First find the line with "For the species" in the entries below, then set down exactly every line through the line with "SMILES: c1cc(ccc1CCC)C", that line included.

Source data:
┄┄┄┄┄┄┄┄┄┄┄┄┄┄┄┄┄┄┄┄

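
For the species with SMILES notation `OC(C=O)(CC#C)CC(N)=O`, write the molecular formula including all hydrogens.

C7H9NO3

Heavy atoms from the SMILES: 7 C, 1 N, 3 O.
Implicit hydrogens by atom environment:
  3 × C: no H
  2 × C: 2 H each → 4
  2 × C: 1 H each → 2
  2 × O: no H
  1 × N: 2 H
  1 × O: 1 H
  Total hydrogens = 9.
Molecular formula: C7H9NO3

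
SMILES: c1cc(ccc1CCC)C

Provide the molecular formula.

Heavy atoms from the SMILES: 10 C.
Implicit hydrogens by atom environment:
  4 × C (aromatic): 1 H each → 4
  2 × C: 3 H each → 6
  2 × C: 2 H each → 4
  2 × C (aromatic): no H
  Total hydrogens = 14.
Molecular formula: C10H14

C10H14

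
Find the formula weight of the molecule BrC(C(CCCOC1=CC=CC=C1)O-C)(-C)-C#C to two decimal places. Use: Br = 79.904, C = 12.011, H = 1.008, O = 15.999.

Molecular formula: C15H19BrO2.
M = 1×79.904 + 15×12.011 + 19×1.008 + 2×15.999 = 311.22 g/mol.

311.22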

┄┄┄┄┄┄┄┄┄┄┄┄┄┄┄┄┄┄┄┄

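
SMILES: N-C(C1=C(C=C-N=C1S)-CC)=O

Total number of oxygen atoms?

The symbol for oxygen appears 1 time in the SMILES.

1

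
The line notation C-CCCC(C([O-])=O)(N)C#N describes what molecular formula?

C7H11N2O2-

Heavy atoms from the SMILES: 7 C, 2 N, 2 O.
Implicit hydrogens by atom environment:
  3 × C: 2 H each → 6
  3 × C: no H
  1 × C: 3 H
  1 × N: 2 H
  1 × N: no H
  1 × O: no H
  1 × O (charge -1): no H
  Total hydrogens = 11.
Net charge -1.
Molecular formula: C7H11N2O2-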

┄┄┄┄┄┄┄┄┄┄┄┄┄┄┄┄┄┄┄┄

EXERCISE RESULT:
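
For the species with SMILES notation `OC(C=O)(CC#C)CC(N)=O`, write the molecular formula including all hydrogens.

C7H9NO3

Heavy atoms from the SMILES: 7 C, 1 N, 3 O.
Implicit hydrogens by atom environment:
  3 × C: no H
  2 × C: 2 H each → 4
  2 × C: 1 H each → 2
  2 × O: no H
  1 × N: 2 H
  1 × O: 1 H
  Total hydrogens = 9.
Molecular formula: C7H9NO3

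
SMILES: c1cc(ccc1CCC)C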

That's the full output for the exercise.